BEGIN Task data

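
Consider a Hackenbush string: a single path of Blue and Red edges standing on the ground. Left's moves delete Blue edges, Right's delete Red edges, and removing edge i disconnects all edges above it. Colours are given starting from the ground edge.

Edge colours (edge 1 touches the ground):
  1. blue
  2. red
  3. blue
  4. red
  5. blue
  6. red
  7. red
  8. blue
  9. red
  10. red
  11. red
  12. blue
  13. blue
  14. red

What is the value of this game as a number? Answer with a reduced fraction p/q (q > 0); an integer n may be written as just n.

5261/8192

1 of 14 · b · max L 0 · min R +∞ ⇒ 1
2 of 14 · br · max L 0 · min R 1 ⇒ 1/2
3 of 14 · brb · max L 1/2 · min R 1 ⇒ 3/4
4 of 14 · brbr · max L 1/2 · min R 3/4 ⇒ 5/8
5 of 14 · brbrb · max L 5/8 · min R 3/4 ⇒ 11/16
6 of 14 · brbrbr · max L 5/8 · min R 11/16 ⇒ 21/32
7 of 14 · brbrbrr · max L 5/8 · min R 21/32 ⇒ 41/64
8 of 14 · brbrbrrb · max L 41/64 · min R 21/32 ⇒ 83/128
9 of 14 · brbrbrrbr · max L 41/64 · min R 83/128 ⇒ 165/256
10 of 14 · brbrbrrbrr · max L 41/64 · min R 165/256 ⇒ 329/512
11 of 14 · brbrbrrbrrr · max L 41/64 · min R 329/512 ⇒ 657/1024
12 of 14 · brbrbrrbrrrb · max L 657/1024 · min R 329/512 ⇒ 1315/2048
13 of 14 · brbrbrrbrrrbb · max L 1315/2048 · min R 329/512 ⇒ 2631/4096
14 of 14 · brbrbrrbrrrbbr · max L 1315/2048 · min R 2631/4096 ⇒ 5261/8192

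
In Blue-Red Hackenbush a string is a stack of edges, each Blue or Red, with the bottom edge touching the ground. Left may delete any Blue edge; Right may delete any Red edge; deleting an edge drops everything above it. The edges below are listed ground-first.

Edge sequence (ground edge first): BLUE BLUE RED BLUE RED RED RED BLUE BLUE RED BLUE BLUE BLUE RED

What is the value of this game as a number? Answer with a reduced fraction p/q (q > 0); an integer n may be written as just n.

6365/4096

v(B) = { 0 | · } gives 1
v(BB) = { 0; 1 | · } gives 2
v(BBR) = { 0; 1 | 2 } gives 3/2
v(BBRB) = { 0; 1; 3/2 | 2 } gives 7/4
v(BBRBR) = { 0; 1; 3/2 | 7/4; 2 } gives 13/8
v(BBRBRR) = { 0; 1; 3/2 | 13/8; 7/4; 2 } gives 25/16
v(BBRBRRR) = { 0; 1; 3/2 | 25/16; 13/8; 7/4; 2 } gives 49/32
v(BBRBRRRB) = { 0; 1; 3/2; 49/32 | 25/16; 13/8; 7/4; 2 } gives 99/64
v(BBRBRRRBB) = { 0; 1; 3/2; 49/32; 99/64 | 25/16; 13/8; 7/4; 2 } gives 199/128
v(BBRBRRRBBR) = { 0; 1; 3/2; 49/32; 99/64 | 199/128; 25/16; 13/8; 7/4; 2 } gives 397/256
v(BBRBRRRBBRB) = { 0; 1; 3/2; 49/32; 99/64; 397/256 | 199/128; 25/16; 13/8; 7/4; 2 } gives 795/512
v(BBRBRRRBBRBB) = { 0; 1; 3/2; 49/32; 99/64; 397/256; 795/512 | 199/128; 25/16; 13/8; 7/4; 2 } gives 1591/1024
v(BBRBRRRBBRBBB) = { 0; 1; 3/2; 49/32; 99/64; 397/256; 795/512; 1591/1024 | 199/128; 25/16; 13/8; 7/4; 2 } gives 3183/2048
v(BBRBRRRBBRBBBR) = { 0; 1; 3/2; 49/32; 99/64; 397/256; 795/512; 1591/1024 | 3183/2048; 199/128; 25/16; 13/8; 7/4; 2 } gives 6365/4096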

END Task data

Whenever a line in the entries holds the word "above", copy that line.

[Completed exercise]:
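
Consider a Hackenbush string: a single path of Blue and Red edges standing on the ground. Left's moves delete Blue edges, Right's delete Red edges, and removing edge i disconnects all edges above it. Colours are given starting from the ground edge.
In Blue-Red Hackenbush a string is a stack of edges, each Blue or Red, with the bottom edge touching the ground. Left may delete any Blue edge; Right may delete any Red edge; deleting an edge drops everything above it. The edges below are listed ground-first.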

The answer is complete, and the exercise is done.